Saved entries:
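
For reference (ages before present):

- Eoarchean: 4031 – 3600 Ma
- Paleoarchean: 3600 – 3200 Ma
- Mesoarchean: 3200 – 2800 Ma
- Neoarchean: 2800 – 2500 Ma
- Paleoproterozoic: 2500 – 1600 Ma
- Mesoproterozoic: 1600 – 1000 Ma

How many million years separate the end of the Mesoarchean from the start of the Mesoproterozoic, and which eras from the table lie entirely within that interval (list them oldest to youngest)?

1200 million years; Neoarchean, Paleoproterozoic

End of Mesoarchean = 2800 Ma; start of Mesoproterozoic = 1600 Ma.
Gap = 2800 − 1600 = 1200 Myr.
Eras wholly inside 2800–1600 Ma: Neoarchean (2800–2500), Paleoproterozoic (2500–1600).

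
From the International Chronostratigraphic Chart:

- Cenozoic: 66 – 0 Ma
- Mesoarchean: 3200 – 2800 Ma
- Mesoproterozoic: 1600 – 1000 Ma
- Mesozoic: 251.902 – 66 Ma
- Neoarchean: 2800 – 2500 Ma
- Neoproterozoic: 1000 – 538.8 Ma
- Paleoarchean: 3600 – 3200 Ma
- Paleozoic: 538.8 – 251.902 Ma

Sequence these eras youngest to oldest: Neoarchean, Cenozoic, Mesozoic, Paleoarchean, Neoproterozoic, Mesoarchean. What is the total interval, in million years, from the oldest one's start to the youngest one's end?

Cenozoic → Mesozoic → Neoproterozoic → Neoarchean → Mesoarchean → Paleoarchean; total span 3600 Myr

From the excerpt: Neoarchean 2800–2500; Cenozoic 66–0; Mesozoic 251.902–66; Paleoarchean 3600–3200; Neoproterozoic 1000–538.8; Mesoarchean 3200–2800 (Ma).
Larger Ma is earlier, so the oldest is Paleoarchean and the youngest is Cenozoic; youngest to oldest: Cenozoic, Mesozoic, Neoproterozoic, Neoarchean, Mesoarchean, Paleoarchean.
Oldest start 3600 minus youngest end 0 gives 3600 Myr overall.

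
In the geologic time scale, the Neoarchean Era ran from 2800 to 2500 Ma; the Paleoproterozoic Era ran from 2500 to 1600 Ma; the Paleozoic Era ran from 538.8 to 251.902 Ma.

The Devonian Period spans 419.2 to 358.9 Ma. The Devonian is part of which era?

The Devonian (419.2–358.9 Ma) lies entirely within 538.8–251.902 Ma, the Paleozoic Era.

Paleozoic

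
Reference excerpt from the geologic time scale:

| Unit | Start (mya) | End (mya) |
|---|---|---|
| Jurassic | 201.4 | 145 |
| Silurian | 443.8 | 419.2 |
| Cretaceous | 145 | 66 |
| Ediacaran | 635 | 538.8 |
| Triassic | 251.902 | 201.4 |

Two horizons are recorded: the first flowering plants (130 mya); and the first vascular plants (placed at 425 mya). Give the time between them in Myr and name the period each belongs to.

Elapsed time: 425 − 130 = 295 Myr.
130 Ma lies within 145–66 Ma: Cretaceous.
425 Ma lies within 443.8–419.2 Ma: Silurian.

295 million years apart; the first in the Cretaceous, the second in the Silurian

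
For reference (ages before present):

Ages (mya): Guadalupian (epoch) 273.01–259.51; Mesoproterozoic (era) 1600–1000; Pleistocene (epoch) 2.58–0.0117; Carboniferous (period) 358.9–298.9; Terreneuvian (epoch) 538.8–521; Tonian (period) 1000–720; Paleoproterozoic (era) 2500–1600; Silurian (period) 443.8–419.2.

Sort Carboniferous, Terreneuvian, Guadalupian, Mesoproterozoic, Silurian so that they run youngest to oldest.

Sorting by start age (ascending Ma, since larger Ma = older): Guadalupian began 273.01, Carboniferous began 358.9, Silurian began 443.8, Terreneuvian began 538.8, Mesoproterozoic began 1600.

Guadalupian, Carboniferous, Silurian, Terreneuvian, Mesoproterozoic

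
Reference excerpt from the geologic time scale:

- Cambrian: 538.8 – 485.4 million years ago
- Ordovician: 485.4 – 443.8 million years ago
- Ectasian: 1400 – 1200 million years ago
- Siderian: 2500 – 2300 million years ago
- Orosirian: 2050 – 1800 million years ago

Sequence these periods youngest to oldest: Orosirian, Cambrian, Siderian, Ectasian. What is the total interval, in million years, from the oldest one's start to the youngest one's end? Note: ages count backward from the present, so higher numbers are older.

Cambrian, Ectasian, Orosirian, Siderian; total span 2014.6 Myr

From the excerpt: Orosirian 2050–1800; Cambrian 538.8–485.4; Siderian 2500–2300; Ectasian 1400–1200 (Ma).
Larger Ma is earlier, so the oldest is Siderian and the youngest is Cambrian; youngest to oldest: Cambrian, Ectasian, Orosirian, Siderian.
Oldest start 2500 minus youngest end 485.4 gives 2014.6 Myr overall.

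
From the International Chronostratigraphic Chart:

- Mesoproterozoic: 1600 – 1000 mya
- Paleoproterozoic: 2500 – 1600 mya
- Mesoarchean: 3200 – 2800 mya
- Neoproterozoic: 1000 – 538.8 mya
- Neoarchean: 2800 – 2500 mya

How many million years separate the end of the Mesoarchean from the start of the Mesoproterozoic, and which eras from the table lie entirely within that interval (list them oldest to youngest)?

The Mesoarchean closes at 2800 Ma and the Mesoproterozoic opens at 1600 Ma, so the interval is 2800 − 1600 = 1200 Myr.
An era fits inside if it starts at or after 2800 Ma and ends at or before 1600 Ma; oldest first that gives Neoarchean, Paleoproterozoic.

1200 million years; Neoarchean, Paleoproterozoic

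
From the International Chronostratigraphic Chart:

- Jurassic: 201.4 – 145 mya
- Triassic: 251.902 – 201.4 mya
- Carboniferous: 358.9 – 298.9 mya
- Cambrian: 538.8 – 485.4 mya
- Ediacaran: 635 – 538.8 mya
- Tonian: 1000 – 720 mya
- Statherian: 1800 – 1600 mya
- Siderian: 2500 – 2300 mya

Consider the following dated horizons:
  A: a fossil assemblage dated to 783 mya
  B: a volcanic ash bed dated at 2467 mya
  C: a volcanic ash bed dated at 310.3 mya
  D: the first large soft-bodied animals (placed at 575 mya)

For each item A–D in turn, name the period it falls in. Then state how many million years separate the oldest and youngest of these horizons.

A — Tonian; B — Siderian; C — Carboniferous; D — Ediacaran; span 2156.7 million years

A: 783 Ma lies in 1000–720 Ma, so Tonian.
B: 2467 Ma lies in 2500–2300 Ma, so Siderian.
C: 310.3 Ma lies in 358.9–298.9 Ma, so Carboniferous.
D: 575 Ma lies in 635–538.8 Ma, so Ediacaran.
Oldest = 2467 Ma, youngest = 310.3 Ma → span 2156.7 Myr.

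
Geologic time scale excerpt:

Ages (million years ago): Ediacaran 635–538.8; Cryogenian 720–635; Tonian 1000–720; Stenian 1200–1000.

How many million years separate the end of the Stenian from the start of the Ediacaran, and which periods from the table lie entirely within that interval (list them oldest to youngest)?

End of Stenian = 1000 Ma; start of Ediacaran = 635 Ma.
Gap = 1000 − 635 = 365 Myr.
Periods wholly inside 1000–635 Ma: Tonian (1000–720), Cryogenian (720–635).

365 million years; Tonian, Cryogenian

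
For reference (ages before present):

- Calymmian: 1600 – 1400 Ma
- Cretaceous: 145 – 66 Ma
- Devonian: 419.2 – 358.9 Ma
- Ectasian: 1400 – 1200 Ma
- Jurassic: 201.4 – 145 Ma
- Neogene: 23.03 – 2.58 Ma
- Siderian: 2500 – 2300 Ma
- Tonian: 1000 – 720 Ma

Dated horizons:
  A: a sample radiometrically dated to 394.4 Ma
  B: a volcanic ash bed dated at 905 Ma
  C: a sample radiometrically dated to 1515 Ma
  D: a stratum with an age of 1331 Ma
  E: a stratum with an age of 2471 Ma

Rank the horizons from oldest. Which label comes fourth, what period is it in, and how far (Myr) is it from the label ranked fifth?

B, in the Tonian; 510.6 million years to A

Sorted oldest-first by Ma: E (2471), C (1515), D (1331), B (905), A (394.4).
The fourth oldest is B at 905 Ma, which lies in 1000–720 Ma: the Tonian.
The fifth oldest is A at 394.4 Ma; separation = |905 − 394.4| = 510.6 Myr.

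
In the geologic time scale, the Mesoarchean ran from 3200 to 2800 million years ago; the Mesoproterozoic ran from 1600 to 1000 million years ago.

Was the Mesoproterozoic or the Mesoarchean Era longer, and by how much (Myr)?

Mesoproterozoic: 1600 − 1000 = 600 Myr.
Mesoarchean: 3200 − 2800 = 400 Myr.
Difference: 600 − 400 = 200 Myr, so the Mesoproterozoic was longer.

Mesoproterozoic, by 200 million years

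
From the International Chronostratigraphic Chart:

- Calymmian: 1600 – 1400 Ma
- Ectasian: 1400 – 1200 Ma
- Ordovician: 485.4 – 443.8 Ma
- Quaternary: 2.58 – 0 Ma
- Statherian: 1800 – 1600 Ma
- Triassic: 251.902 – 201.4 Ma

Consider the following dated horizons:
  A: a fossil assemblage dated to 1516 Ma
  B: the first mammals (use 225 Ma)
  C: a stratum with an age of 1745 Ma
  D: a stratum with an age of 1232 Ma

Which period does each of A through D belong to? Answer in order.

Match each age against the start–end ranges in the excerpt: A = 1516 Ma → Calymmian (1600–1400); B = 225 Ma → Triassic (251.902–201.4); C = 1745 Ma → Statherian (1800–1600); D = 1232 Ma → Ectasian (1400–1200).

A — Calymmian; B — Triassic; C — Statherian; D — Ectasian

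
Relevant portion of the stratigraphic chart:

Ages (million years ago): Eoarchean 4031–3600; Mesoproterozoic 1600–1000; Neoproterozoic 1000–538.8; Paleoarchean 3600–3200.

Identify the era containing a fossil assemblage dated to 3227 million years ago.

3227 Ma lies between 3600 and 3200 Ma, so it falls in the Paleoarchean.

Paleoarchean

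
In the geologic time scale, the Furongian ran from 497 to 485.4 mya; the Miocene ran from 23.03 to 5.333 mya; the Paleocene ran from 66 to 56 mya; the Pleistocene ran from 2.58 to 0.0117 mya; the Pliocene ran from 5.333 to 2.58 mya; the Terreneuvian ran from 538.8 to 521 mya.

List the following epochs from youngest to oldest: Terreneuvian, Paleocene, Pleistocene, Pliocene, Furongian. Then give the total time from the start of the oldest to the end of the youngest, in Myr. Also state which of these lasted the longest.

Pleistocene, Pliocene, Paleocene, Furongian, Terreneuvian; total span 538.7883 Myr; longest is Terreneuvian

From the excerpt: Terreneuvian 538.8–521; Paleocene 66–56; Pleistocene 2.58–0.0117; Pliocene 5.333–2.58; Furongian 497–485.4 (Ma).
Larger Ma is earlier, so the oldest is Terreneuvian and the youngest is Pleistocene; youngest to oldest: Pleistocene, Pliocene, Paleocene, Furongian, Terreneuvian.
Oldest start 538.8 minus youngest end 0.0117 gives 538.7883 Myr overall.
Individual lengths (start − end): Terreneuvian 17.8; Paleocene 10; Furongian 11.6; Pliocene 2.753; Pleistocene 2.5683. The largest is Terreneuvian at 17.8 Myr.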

* * *

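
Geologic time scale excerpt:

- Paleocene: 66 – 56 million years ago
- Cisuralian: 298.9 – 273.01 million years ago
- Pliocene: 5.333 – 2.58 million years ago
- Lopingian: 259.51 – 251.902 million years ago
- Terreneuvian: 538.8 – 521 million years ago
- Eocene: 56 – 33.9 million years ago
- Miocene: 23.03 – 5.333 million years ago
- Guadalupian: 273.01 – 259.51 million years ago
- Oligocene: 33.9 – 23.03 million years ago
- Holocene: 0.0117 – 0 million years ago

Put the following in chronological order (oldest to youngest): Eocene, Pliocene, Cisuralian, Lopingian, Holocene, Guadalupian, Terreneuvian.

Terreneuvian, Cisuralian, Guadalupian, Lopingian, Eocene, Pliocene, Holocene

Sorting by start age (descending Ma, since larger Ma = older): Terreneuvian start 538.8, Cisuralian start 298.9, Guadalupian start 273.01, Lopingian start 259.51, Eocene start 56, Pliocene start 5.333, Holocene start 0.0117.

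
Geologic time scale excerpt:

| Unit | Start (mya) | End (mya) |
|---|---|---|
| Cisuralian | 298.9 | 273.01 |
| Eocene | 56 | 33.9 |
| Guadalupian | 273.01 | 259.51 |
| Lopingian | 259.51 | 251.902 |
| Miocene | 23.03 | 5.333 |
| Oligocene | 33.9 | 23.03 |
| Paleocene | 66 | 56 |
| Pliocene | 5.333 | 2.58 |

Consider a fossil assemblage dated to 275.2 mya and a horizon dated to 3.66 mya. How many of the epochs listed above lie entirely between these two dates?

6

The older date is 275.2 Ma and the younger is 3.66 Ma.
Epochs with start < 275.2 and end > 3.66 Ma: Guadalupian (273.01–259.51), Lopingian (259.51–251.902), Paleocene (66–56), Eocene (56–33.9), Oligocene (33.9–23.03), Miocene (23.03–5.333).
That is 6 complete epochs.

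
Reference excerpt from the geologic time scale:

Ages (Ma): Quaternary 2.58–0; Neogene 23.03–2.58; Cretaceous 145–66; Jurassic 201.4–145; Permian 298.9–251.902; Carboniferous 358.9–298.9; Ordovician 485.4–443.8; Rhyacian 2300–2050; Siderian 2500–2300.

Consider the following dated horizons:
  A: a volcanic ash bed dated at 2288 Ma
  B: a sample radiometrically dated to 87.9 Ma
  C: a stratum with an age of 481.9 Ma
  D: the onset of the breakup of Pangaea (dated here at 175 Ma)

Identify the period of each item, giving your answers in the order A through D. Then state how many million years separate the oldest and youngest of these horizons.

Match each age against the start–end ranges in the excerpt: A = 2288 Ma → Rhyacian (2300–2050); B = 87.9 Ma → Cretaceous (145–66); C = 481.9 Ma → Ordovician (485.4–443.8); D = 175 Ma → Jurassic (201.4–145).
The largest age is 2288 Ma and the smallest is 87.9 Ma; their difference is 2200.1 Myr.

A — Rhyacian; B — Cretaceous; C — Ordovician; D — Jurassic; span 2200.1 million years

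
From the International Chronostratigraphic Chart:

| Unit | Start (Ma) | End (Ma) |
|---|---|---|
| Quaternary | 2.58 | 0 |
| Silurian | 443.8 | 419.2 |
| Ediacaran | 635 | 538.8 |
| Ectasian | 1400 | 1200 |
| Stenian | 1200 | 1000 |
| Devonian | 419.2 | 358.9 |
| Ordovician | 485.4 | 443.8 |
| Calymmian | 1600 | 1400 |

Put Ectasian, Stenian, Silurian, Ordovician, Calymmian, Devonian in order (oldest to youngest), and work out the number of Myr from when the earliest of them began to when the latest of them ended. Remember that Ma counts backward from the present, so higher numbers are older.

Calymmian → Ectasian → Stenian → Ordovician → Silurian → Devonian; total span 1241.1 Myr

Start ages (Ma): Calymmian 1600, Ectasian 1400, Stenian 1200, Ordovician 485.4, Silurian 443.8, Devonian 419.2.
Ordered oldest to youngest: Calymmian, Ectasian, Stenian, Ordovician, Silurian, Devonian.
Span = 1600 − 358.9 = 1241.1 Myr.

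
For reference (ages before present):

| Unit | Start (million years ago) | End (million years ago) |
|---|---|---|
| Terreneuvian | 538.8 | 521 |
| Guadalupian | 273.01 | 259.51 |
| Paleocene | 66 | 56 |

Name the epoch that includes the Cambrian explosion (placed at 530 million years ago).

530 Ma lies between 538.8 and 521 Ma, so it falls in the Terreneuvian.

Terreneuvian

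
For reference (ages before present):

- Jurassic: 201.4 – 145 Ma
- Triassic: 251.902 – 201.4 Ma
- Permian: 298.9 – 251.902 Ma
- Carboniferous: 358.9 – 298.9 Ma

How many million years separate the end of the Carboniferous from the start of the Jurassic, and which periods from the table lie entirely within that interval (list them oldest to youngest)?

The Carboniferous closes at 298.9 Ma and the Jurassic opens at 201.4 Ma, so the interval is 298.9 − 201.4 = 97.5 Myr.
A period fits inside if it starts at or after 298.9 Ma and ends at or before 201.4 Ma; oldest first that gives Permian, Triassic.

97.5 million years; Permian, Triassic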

--

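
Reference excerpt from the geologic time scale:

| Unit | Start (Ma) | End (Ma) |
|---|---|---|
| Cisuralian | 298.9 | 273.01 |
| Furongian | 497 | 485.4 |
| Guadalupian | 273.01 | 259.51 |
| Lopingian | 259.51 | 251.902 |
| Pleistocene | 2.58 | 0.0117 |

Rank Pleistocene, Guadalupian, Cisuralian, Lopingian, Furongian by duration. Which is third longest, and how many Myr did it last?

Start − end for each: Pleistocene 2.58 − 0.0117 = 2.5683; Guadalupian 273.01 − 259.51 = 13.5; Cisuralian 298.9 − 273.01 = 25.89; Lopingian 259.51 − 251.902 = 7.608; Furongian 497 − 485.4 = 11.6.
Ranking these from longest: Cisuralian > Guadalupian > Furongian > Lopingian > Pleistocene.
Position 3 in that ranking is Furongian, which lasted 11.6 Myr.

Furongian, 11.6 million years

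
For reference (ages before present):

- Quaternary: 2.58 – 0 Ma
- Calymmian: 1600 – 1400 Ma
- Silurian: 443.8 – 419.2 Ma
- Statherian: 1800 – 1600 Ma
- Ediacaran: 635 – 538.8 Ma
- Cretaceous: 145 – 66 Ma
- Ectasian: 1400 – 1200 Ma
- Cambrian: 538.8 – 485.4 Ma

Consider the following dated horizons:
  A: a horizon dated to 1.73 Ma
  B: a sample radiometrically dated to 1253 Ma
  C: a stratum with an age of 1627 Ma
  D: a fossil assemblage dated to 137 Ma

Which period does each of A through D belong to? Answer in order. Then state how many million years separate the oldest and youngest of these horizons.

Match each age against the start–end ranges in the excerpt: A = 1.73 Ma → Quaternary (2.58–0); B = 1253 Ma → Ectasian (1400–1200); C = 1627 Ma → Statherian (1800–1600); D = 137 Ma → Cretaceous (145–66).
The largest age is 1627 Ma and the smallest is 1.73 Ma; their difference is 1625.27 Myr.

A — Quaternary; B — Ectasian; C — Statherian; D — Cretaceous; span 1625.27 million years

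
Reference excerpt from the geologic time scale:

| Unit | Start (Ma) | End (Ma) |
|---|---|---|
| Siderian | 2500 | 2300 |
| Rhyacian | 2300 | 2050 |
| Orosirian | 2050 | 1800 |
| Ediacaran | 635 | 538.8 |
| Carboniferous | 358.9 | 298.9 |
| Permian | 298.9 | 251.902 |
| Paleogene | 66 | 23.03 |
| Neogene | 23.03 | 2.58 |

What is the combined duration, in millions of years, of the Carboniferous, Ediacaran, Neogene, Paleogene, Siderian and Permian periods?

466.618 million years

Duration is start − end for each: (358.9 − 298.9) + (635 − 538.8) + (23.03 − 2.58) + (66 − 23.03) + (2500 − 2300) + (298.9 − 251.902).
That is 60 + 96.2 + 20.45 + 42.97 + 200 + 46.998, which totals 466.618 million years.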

### WHAT TO PRODUCE:
If a line in the records above holds the string "volcanic", copy it out.

### EXERCISE ANSWER:
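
  B: a volcanic ash bed dated at 2467 mya
  C: a volcanic ash bed dated at 310.3 mya
  B: a volcanic ash bed dated at 905 Ma
  A: a volcanic ash bed dated at 2288 Ma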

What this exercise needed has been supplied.